§ THE TASK: Give back every entry, exactly as written.

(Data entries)
- - -

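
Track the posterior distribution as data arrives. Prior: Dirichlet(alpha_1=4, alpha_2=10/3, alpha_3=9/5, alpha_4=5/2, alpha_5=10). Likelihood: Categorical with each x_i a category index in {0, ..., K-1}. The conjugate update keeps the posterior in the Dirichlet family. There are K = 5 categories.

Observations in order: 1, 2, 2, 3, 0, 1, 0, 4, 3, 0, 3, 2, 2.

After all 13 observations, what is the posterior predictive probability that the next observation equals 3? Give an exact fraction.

obs 1: x=1 → posterior Dirichlet(4, 13/3, 9/5, 5/2, 10)
obs 2: x=2 → posterior Dirichlet(4, 13/3, 14/5, 5/2, 10)
obs 3: x=2 → posterior Dirichlet(4, 13/3, 19/5, 5/2, 10)
obs 4: x=3 → posterior Dirichlet(4, 13/3, 19/5, 7/2, 10)
obs 5: x=0 → posterior Dirichlet(5, 13/3, 19/5, 7/2, 10)
obs 6: x=1 → posterior Dirichlet(5, 16/3, 19/5, 7/2, 10)
obs 7: x=0 → posterior Dirichlet(6, 16/3, 19/5, 7/2, 10)
obs 8: x=4 → posterior Dirichlet(6, 16/3, 19/5, 7/2, 11)
obs 9: x=3 → posterior Dirichlet(6, 16/3, 19/5, 9/2, 11)
obs 10: x=0 → posterior Dirichlet(7, 16/3, 19/5, 9/2, 11)
obs 11: x=3 → posterior Dirichlet(7, 16/3, 19/5, 11/2, 11)
obs 12: x=2 → posterior Dirichlet(7, 16/3, 24/5, 11/2, 11)
obs 13: x=2 → posterior Dirichlet(7, 16/3, 29/5, 11/2, 11)

165/1039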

- - -

§ RESULT BELOW:
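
Track the posterior distribution as data arrives. Prior: Dirichlet(alpha_1=4, alpha_2=10/3, alpha_3=9/5, alpha_4=5/2, alpha_5=10). Likelihood: Categorical with each x_i a category index in {0, ..., K-1}. The conjugate update keeps the posterior in the Dirichlet family. There are K = 5 categories.

Observations in order: 1, 2, 2, 3, 0, 1, 0, 4, 3, 0, 3, 2, 2.

After all 13 observations, what is the posterior predictive probability that the next observation equals 3? Give an exact fraction.

obs 1: x=1 → posterior Dirichlet(4, 13/3, 9/5, 5/2, 10)
obs 2: x=2 → posterior Dirichlet(4, 13/3, 14/5, 5/2, 10)
obs 3: x=2 → posterior Dirichlet(4, 13/3, 19/5, 5/2, 10)
obs 4: x=3 → posterior Dirichlet(4, 13/3, 19/5, 7/2, 10)
obs 5: x=0 → posterior Dirichlet(5, 13/3, 19/5, 7/2, 10)
obs 6: x=1 → posterior Dirichlet(5, 16/3, 19/5, 7/2, 10)
obs 7: x=0 → posterior Dirichlet(6, 16/3, 19/5, 7/2, 10)
obs 8: x=4 → posterior Dirichlet(6, 16/3, 19/5, 7/2, 11)
obs 9: x=3 → posterior Dirichlet(6, 16/3, 19/5, 9/2, 11)
obs 10: x=0 → posterior Dirichlet(7, 16/3, 19/5, 9/2, 11)
obs 11: x=3 → posterior Dirichlet(7, 16/3, 19/5, 11/2, 11)
obs 12: x=2 → posterior Dirichlet(7, 16/3, 24/5, 11/2, 11)
obs 13: x=2 → posterior Dirichlet(7, 16/3, 29/5, 11/2, 11)

165/1039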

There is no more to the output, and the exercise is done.